[Dataset entries]
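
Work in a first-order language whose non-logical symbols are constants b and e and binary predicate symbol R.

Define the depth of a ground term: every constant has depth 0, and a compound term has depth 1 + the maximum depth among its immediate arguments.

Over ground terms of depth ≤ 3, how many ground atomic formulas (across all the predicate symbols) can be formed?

4

First count ground terms of depth ≤ 3.
With no function symbols every ground term is a constant, so there are exactly 2 ground terms at every depth bound.
N_0 = 2
N_1 = 2
N_2 = 2
N_3 = 2
Explicitly: b, e.
So |H| = 2.
For each predicate symbol, the number of ground atoms is |H| raised to its arity; summing:
  R: 2^2 = 4
Total ground atoms: 4.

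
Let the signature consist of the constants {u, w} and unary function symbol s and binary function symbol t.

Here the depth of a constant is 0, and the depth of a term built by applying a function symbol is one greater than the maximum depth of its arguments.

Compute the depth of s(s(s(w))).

depth(s(w)) = 1 + depth(w) = 1 + 0 = 1
depth(s(s(w))) = 1 + depth(s(w)) = 1 + 1 = 2
depth(s(s(s(w)))) = 1 + depth(s(s(w))) = 1 + 2 = 3

3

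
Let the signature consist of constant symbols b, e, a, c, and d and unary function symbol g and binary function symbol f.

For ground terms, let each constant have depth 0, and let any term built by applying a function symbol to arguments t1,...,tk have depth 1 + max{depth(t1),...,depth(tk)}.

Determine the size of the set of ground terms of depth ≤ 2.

Count level by level. With function symbols g/1, f/2, the terms of depth ≤ k are the 5 constants together with each function applied to depth-≤(k−1) tuples, so N_k = 5 + N_{k-1} + N_{k-1}^2.
N_0 = 5
N_1 = 5 + 5 + 5^2 = 35
N_2 = 5 + 35 + 35^2 = 1265

1265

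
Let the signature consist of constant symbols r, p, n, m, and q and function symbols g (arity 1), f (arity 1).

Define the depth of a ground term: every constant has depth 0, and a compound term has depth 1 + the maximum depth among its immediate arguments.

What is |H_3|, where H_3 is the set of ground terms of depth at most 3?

Let N_k = |{terms of depth ≤ k}|. Then N_0 = 5 and N_k = 5 + N_{k-1} + N_{k-1} for k ≥ 1 (one summand per function symbol, arity giving the exponent).
N_0 = 5
N_1 = 5 + 5 + 5 = 15
N_2 = 5 + 15 + 15 = 35
N_3 = 5 + 35 + 35 = 75

75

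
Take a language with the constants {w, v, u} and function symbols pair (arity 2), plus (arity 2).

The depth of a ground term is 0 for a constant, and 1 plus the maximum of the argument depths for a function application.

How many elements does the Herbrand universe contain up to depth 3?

If N_k denotes the number of depth-≤k ground terms, the 3 constants give N_0 = 3, and each function symbol of arity r contributes N_{k-1}^r new terms at level k: N_k = 3 + N_{k-1}^2 + N_{k-1}^2.
N_0 = 3
N_1 = 3 + 3^2 + 3^2 = 21
N_2 = 3 + 21^2 + 21^2 = 885
N_3 = 3 + 885^2 + 885^2 = 1566453

1566453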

What the task requires: Find the word "arguments" in the entries above, then copy each line that holds it.

Exercise answer:
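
Define the depth of a ground term: every constant has depth 0, and a compound term has depth 1 + the maximum depth among its immediate arguments.
Here the depth of a constant is 0, and the depth of a term built by applying a function symbol is one greater than the maximum depth of its arguments.
For ground terms, let each constant have depth 0, and let any term built by applying a function symbol to arguments t1,...,tk have depth 1 + max{depth(t1),...,depth(tk)}.
Define the depth of a ground term: every constant has depth 0, and a compound term has depth 1 + the maximum depth among its immediate arguments.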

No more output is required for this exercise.